Extracted data entries
------------------------------

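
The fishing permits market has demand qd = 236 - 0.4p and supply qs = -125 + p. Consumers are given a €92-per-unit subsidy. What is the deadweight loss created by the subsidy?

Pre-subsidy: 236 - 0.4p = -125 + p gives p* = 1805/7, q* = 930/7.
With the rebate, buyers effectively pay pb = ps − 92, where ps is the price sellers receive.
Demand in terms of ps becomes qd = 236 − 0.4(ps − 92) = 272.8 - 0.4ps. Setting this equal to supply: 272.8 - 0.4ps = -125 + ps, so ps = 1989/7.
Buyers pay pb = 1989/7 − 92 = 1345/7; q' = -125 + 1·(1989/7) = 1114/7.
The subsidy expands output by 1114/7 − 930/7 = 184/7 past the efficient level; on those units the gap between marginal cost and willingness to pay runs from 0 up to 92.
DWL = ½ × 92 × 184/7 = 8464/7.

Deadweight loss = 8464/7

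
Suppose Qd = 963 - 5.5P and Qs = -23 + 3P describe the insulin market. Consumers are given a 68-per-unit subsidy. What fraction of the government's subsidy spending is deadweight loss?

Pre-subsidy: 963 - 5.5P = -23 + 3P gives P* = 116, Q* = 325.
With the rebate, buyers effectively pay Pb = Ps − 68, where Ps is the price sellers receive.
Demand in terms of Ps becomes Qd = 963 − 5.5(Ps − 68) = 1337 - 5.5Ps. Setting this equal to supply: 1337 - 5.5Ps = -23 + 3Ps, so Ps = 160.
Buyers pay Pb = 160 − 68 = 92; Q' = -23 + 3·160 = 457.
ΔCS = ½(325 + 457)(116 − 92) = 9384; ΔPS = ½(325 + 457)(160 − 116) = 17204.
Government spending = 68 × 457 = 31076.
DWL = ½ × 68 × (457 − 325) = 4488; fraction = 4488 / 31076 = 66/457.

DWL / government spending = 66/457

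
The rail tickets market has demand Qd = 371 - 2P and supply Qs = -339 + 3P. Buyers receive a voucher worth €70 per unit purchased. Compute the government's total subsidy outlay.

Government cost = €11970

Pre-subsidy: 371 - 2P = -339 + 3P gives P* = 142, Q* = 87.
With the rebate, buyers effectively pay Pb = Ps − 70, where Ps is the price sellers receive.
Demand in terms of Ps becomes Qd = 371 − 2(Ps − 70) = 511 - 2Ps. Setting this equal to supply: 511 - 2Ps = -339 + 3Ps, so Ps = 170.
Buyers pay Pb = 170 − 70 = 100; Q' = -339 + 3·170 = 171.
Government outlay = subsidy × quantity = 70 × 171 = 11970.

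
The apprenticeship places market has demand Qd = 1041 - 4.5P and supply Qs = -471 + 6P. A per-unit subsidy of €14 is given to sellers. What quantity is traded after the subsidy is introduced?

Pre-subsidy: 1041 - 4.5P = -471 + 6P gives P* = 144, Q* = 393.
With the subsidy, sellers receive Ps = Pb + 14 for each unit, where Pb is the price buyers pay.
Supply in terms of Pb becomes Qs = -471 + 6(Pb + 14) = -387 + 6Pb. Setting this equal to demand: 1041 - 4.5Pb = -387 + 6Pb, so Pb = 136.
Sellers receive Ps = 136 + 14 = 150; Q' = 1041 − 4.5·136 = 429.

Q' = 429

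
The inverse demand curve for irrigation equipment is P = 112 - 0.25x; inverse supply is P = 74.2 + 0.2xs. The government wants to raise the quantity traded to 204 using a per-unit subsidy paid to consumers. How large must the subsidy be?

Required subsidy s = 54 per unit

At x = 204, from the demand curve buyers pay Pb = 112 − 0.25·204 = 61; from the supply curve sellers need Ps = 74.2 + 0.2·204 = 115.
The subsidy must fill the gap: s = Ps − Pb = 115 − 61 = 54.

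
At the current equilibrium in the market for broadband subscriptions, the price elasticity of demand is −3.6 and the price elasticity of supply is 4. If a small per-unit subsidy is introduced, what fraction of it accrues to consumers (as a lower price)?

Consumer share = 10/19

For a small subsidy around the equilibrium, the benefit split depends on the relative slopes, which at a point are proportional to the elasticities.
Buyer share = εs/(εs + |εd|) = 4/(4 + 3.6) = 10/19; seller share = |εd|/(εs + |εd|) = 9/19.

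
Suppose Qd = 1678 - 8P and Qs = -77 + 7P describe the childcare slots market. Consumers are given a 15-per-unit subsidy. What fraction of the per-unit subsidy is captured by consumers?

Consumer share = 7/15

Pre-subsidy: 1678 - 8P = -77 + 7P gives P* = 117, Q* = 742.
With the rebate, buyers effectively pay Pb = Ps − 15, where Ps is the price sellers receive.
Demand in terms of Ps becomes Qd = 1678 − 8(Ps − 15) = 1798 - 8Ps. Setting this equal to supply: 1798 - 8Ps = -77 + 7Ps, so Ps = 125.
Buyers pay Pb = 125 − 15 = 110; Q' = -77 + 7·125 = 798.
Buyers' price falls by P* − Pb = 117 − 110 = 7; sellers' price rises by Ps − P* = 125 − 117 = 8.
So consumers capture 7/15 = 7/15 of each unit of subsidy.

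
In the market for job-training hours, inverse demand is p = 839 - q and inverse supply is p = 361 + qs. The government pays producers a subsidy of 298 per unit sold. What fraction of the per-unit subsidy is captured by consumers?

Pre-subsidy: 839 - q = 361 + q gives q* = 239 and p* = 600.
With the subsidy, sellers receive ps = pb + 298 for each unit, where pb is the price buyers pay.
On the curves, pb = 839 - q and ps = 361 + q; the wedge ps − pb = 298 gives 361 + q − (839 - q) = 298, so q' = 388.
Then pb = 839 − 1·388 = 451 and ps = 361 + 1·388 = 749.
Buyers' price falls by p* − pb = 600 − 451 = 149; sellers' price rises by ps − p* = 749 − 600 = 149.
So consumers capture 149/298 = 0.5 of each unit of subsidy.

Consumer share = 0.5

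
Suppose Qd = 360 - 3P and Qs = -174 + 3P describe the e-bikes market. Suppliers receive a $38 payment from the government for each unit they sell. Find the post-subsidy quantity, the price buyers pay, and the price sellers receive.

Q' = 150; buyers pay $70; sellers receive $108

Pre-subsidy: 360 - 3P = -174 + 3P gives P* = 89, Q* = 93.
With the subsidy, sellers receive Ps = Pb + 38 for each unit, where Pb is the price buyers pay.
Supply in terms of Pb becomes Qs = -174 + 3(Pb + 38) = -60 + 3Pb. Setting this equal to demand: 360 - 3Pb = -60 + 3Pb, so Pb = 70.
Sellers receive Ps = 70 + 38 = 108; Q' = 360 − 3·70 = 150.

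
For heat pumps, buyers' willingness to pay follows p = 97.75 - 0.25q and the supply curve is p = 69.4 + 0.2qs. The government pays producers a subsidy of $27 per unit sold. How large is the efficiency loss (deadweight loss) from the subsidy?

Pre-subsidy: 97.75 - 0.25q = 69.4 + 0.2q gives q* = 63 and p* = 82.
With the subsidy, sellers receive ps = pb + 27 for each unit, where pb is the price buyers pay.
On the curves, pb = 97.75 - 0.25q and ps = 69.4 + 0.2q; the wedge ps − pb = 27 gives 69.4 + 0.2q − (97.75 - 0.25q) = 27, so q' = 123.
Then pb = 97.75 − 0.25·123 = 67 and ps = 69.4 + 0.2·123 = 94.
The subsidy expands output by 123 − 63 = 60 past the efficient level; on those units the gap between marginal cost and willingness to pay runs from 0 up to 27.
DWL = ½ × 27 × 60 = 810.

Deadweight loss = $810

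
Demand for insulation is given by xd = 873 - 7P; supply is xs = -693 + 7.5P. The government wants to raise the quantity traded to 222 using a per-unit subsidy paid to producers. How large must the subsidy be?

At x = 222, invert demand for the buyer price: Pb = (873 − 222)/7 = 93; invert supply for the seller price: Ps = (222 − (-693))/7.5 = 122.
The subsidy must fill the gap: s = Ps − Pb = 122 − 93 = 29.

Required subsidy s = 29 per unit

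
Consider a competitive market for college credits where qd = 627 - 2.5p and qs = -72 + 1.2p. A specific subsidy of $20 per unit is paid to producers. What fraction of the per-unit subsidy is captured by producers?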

------------------------------

Brief
Print exactly the lines between the line with "Demand for insulation" and the final line of the records above, both included.

Answer space
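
Demand for insulation is given by xd = 873 - 7P; supply is xs = -693 + 7.5P. The government wants to raise the quantity traded to 222 using a per-unit subsidy paid to producers. How large must the subsidy be?

At x = 222, invert demand for the buyer price: Pb = (873 − 222)/7 = 93; invert supply for the seller price: Ps = (222 − (-693))/7.5 = 122.
The subsidy must fill the gap: s = Ps − Pb = 122 − 93 = 29.

Required subsidy s = 29 per unit

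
Consider a competitive market for college credits where qd = 627 - 2.5p and qs = -72 + 1.2p. A specific subsidy of $20 per unit is paid to producers. What fraction of the per-unit subsidy is captured by producers?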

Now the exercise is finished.